- **Your assignment**
Once you have located the line containing "Let G(k, g)" in the material below, return it exactly along with each line after it through the line containing "Answer: $8237$".

= Beginning of Section =

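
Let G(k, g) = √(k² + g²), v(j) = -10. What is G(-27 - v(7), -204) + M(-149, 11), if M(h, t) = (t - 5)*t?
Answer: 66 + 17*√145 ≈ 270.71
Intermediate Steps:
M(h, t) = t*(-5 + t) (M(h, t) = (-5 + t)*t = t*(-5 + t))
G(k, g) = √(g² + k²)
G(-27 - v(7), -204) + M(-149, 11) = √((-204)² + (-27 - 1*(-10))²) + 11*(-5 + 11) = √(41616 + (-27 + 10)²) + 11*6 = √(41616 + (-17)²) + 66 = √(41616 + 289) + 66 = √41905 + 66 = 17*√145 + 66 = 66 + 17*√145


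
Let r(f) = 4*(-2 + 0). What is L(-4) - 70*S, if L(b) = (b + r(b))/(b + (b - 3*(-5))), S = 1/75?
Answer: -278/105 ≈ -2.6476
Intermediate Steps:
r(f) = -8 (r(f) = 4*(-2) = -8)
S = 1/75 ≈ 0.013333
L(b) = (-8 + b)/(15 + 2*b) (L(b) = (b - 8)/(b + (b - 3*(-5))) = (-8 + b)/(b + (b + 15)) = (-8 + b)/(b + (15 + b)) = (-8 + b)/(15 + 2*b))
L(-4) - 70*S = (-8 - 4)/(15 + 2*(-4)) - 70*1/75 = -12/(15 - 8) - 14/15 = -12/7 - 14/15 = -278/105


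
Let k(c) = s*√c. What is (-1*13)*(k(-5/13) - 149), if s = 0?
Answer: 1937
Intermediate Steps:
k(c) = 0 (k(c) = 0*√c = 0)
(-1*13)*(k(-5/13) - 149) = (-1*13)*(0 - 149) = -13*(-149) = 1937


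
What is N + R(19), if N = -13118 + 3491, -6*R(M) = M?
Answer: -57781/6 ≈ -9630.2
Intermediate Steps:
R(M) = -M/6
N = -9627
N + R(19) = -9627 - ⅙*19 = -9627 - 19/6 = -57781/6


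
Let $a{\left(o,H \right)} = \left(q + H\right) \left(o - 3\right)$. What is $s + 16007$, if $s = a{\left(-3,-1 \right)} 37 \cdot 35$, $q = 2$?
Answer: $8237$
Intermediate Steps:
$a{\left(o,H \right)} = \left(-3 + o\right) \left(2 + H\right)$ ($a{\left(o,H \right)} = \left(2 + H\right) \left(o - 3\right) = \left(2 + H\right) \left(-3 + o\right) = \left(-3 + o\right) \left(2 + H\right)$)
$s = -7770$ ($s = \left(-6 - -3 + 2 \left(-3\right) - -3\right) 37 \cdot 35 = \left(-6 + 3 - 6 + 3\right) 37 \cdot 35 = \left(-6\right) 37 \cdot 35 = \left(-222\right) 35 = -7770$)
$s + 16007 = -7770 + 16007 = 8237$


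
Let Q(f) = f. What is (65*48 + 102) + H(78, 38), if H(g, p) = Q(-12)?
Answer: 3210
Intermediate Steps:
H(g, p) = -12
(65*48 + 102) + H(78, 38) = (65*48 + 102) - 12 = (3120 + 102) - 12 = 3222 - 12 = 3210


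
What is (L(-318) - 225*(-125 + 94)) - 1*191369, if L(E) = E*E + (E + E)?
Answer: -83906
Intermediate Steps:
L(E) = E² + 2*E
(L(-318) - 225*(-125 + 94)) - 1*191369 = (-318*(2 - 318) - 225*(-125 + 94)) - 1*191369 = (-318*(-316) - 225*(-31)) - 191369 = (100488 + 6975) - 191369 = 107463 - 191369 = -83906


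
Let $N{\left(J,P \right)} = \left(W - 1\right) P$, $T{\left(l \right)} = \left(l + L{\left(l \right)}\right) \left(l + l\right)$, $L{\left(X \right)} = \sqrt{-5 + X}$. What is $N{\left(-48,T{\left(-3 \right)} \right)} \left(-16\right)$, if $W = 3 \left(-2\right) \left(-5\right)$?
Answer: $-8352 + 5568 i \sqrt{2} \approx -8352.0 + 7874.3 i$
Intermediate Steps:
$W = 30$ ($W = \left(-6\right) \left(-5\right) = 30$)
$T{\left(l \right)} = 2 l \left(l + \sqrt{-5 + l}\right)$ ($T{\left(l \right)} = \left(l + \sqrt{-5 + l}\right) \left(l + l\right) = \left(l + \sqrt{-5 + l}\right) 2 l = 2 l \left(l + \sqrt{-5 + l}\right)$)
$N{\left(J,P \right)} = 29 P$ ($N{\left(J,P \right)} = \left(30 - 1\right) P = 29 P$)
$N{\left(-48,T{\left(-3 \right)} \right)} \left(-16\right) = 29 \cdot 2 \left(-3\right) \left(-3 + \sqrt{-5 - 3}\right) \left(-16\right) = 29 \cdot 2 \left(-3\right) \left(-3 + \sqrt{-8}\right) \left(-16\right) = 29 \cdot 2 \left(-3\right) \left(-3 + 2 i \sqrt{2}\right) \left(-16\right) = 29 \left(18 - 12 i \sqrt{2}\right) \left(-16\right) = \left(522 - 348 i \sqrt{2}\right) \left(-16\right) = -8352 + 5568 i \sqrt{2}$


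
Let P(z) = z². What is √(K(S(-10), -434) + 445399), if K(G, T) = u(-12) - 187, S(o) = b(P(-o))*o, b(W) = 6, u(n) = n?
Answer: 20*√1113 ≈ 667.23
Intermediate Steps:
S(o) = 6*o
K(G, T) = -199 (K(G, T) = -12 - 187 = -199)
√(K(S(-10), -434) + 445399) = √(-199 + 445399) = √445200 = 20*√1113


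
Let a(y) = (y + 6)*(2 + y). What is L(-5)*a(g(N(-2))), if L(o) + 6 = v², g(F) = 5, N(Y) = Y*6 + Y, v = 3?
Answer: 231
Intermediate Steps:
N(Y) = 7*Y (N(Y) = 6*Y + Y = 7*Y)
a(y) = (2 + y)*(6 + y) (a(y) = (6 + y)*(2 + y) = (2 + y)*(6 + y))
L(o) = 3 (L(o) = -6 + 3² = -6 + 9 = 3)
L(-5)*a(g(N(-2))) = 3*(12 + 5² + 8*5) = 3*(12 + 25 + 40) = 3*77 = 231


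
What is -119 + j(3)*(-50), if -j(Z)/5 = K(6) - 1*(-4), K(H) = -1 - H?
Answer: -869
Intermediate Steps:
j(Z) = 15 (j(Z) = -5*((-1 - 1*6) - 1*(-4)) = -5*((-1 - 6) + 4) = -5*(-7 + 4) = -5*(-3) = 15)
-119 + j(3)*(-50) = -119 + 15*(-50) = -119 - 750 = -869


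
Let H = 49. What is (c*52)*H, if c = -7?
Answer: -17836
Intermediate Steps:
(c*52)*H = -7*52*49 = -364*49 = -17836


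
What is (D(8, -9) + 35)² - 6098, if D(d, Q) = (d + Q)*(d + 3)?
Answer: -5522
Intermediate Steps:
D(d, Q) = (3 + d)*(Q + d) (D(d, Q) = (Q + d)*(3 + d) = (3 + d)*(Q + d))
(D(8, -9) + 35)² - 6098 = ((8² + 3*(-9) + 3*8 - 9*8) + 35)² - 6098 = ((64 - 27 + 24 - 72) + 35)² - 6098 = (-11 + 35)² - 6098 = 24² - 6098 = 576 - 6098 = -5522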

= End of Section =
= Beginning of Section =

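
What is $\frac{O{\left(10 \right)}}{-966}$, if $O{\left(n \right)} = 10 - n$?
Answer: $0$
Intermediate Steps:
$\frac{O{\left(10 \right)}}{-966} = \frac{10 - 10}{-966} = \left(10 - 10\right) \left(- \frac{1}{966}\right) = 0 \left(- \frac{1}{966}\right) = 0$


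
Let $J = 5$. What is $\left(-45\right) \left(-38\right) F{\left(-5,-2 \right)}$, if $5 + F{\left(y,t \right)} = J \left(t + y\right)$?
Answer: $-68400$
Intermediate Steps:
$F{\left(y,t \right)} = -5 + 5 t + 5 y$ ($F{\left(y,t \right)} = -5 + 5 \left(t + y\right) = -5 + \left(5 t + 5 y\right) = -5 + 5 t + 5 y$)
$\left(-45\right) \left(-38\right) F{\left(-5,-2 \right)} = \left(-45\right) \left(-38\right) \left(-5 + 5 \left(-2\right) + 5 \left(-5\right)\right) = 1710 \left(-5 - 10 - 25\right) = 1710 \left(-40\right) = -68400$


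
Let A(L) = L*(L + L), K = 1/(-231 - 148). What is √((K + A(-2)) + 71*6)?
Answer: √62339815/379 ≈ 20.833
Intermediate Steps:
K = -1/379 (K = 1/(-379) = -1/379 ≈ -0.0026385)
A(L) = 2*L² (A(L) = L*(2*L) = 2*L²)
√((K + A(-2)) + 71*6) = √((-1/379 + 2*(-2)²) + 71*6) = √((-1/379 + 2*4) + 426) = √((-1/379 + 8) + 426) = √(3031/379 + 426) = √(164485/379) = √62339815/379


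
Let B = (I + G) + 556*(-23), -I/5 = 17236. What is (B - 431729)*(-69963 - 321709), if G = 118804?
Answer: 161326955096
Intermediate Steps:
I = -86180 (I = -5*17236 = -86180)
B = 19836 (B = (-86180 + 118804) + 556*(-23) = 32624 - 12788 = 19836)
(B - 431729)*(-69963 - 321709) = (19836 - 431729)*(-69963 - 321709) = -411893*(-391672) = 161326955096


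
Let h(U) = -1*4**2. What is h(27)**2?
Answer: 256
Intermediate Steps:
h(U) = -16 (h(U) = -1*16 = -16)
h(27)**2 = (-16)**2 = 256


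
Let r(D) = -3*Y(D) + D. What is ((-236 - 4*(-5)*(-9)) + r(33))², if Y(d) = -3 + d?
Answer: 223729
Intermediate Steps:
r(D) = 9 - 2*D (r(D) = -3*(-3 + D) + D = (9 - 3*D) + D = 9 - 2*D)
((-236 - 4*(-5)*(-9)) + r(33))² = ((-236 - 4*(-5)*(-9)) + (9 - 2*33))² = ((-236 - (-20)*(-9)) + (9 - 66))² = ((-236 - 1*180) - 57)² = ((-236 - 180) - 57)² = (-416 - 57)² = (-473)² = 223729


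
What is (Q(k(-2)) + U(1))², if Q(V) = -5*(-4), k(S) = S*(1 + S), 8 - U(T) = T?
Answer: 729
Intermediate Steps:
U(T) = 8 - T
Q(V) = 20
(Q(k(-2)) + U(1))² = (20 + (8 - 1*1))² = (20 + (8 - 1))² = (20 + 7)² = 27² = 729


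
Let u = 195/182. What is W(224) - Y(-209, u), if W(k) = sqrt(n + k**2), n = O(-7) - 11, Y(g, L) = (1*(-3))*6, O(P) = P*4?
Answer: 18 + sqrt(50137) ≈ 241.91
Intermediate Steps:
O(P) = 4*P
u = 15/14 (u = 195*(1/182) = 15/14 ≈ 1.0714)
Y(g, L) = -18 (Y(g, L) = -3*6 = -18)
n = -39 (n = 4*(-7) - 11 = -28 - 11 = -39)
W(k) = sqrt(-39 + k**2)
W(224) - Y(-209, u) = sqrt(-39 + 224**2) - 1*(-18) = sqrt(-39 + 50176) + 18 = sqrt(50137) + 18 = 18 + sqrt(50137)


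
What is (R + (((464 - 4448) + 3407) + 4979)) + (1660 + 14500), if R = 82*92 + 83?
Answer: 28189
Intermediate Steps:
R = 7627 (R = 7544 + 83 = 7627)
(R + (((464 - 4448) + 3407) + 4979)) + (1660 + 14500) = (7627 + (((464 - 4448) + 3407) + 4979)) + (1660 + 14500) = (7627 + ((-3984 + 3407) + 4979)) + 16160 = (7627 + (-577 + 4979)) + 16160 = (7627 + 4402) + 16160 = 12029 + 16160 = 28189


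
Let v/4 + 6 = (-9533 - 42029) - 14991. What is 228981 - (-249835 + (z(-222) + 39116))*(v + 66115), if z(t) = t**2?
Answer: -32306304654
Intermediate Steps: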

= End of Section =

- **Task output**
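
Let G(k, g) = √(k² + g²), v(j) = -10. What is G(-27 - v(7), -204) + M(-149, 11), if M(h, t) = (t - 5)*t?
Answer: 66 + 17*√145 ≈ 270.71
Intermediate Steps:
M(h, t) = t*(-5 + t) (M(h, t) = (-5 + t)*t = t*(-5 + t))
G(k, g) = √(g² + k²)
G(-27 - v(7), -204) + M(-149, 11) = √((-204)² + (-27 - 1*(-10))²) + 11*(-5 + 11) = √(41616 + (-27 + 10)²) + 11*6 = √(41616 + (-17)²) + 66 = √(41616 + 289) + 66 = √41905 + 66 = 17*√145 + 66 = 66 + 17*√145


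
Let r(f) = 4*(-2 + 0). What is L(-4) - 70*S, if L(b) = (b + r(b))/(b + (b - 3*(-5))), S = 1/75?
Answer: -278/105 ≈ -2.6476
Intermediate Steps:
r(f) = -8 (r(f) = 4*(-2) = -8)
S = 1/75 ≈ 0.013333
L(b) = (-8 + b)/(15 + 2*b) (L(b) = (b - 8)/(b + (b - 3*(-5))) = (-8 + b)/(b + (b + 15)) = (-8 + b)/(b + (15 + b)) = (-8 + b)/(15 + 2*b))
L(-4) - 70*S = (-8 - 4)/(15 + 2*(-4)) - 70*1/75 = -12/(15 - 8) - 14/15 = -12/7 - 14/15 = -278/105


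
Let k(c) = s*√c. What is (-1*13)*(k(-5/13) - 149), if s = 0?
Answer: 1937
Intermediate Steps:
k(c) = 0 (k(c) = 0*√c = 0)
(-1*13)*(k(-5/13) - 149) = (-1*13)*(0 - 149) = -13*(-149) = 1937


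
What is N + R(19), if N = -13118 + 3491, -6*R(M) = M?
Answer: -57781/6 ≈ -9630.2
Intermediate Steps:
R(M) = -M/6
N = -9627
N + R(19) = -9627 - ⅙*19 = -9627 - 19/6 = -57781/6


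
Let $a{\left(o,H \right)} = \left(q + H\right) \left(o - 3\right)$. What is $s + 16007$, if $s = a{\left(-3,-1 \right)} 37 \cdot 35$, $q = 2$?
Answer: $8237$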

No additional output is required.